### Problem requirements
Repeat word for word, please, only the lines from the one that includes "Gather b: -18" through the final line of the data.

--------------------------------

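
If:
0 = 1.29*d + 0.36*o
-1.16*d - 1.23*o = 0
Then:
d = 0.00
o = 0.00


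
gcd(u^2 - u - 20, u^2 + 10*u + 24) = u + 4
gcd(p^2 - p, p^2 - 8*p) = p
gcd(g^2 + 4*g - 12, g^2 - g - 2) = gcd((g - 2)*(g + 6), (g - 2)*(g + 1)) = g - 2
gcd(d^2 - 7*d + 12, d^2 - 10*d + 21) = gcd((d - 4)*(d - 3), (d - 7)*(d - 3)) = d - 3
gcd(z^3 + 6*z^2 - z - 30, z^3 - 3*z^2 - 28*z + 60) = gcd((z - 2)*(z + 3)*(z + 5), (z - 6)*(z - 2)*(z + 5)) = z^2 + 3*z - 10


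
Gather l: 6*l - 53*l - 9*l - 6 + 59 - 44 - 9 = -56*l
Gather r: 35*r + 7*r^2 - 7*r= 7*r^2 + 28*r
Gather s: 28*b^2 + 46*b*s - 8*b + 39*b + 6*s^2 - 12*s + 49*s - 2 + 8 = 28*b^2 + 31*b + 6*s^2 + s*(46*b + 37) + 6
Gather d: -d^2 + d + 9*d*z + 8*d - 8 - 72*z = -d^2 + d*(9*z + 9) - 72*z - 8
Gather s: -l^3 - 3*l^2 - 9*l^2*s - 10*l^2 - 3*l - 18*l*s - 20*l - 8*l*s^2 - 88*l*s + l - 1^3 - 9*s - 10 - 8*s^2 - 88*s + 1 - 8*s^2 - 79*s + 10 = -l^3 - 13*l^2 - 22*l + s^2*(-8*l - 16) + s*(-9*l^2 - 106*l - 176)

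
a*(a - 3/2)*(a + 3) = a^3 + 3*a^2/2 - 9*a/2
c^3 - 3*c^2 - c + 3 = (c - 3)*(c - 1)*(c + 1)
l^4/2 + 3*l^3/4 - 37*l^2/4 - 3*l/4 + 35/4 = (l/2 + 1/2)*(l - 7/2)*(l - 1)*(l + 5)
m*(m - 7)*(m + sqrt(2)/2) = m^3 - 7*m^2 + sqrt(2)*m^2/2 - 7*sqrt(2)*m/2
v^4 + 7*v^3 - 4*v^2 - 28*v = v*(v - 2)*(v + 2)*(v + 7)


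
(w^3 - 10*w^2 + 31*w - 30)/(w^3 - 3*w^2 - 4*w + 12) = (w - 5)/(w + 2)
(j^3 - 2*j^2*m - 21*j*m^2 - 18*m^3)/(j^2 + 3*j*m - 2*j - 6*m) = (j^2 - 5*j*m - 6*m^2)/(j - 2)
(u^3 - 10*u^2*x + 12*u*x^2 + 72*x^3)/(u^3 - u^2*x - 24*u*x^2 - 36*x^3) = (u - 6*x)/(u + 3*x)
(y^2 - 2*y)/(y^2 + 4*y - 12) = y/(y + 6)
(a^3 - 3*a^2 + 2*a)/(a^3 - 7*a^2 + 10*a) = (a - 1)/(a - 5)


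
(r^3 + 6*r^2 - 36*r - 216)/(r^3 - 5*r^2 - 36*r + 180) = (r + 6)/(r - 5)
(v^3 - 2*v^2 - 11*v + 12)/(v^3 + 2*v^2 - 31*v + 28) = (v + 3)/(v + 7)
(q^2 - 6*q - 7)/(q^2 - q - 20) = (-q^2 + 6*q + 7)/(-q^2 + q + 20)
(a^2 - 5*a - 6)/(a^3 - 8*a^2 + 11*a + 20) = (a - 6)/(a^2 - 9*a + 20)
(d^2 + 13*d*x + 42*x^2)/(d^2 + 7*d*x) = (d + 6*x)/d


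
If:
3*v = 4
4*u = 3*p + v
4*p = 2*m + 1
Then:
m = 8*u/3 - 25/18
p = 4*u/3 - 4/9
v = 4/3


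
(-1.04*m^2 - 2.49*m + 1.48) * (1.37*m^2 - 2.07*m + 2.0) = -1.4248*m^4 - 1.2585*m^3 + 5.1019*m^2 - 8.0436*m + 2.96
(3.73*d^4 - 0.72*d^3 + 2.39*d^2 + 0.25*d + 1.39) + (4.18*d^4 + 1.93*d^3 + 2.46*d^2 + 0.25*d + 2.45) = 7.91*d^4 + 1.21*d^3 + 4.85*d^2 + 0.5*d + 3.84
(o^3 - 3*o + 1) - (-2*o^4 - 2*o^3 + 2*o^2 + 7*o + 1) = 2*o^4 + 3*o^3 - 2*o^2 - 10*o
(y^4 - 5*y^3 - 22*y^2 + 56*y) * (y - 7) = y^5 - 12*y^4 + 13*y^3 + 210*y^2 - 392*y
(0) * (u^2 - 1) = 0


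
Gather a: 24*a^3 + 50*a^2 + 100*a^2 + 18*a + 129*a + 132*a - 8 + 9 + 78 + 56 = 24*a^3 + 150*a^2 + 279*a + 135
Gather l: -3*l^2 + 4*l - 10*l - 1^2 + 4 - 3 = -3*l^2 - 6*l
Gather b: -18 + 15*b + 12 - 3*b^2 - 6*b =-3*b^2 + 9*b - 6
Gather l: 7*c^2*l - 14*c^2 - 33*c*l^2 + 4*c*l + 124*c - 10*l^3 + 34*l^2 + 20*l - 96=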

--------------------------------

### Exercise answer
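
Gather b: -18 + 15*b + 12 - 3*b^2 - 6*b =-3*b^2 + 9*b - 6
Gather l: 7*c^2*l - 14*c^2 - 33*c*l^2 + 4*c*l + 124*c - 10*l^3 + 34*l^2 + 20*l - 96=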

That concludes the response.